-------- Records for the exercise --------
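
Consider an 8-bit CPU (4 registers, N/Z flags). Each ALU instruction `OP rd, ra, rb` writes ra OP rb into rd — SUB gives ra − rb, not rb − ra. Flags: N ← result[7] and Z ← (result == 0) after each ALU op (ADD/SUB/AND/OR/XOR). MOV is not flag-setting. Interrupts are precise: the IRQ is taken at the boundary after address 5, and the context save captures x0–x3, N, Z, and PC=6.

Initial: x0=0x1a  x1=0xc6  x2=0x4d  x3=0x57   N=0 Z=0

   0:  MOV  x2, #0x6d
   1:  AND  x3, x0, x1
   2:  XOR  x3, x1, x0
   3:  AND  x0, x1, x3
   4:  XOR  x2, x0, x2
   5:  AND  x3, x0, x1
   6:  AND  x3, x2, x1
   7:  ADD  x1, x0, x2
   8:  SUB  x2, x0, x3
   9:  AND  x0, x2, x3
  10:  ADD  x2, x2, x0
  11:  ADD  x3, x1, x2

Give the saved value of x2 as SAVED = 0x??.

SAVED = 0xa9

after  0: x0=0x1a x1=0xc6 x2=0x6d x3=0x57  N=0 Z=0
after  1: x0=0x1a x1=0xc6 x2=0x6d x3=0x02  N=0 Z=0
after  2: x0=0x1a x1=0xc6 x2=0x6d x3=0xdc  N=1 Z=0
after  3: x0=0xc4 x1=0xc6 x2=0x6d x3=0xdc  N=1 Z=0
after  4: x0=0xc4 x1=0xc6 x2=0xa9 x3=0xdc  N=1 Z=0
after  5: x0=0xc4 x1=0xc6 x2=0xa9 x3=0xc4  N=1 Z=0
-- IRQ taken; context saved, return-PC = 6 --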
--------
Directions: Make a faithful copy of every record above.

Answer for the task:
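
Consider an 8-bit CPU (4 registers, N/Z flags). Each ALU instruction `OP rd, ra, rb` writes ra OP rb into rd — SUB gives ra − rb, not rb − ra. Flags: N ← result[7] and Z ← (result == 0) after each ALU op (ADD/SUB/AND/OR/XOR). MOV is not flag-setting. Interrupts are precise: the IRQ is taken at the boundary after address 5, and the context save captures x0–x3, N, Z, and PC=6.

Initial: x0=0x1a  x1=0xc6  x2=0x4d  x3=0x57   N=0 Z=0

   0:  MOV  x2, #0x6d
   1:  AND  x3, x0, x1
   2:  XOR  x3, x1, x0
   3:  AND  x0, x1, x3
   4:  XOR  x2, x0, x2
   5:  AND  x3, x0, x1
   6:  AND  x3, x2, x1
   7:  ADD  x1, x0, x2
   8:  SUB  x2, x0, x3
   9:  AND  x0, x2, x3
  10:  ADD  x2, x2, x0
  11:  ADD  x3, x1, x2

Give the saved value of x2 as SAVED = 0x??.

SAVED = 0xa9

after  0: x0=0x1a x1=0xc6 x2=0x6d x3=0x57  N=0 Z=0
after  1: x0=0x1a x1=0xc6 x2=0x6d x3=0x02  N=0 Z=0
after  2: x0=0x1a x1=0xc6 x2=0x6d x3=0xdc  N=1 Z=0
after  3: x0=0xc4 x1=0xc6 x2=0x6d x3=0xdc  N=1 Z=0
after  4: x0=0xc4 x1=0xc6 x2=0xa9 x3=0xdc  N=1 Z=0
after  5: x0=0xc4 x1=0xc6 x2=0xa9 x3=0xc4  N=1 Z=0
-- IRQ taken; context saved, return-PC = 6 --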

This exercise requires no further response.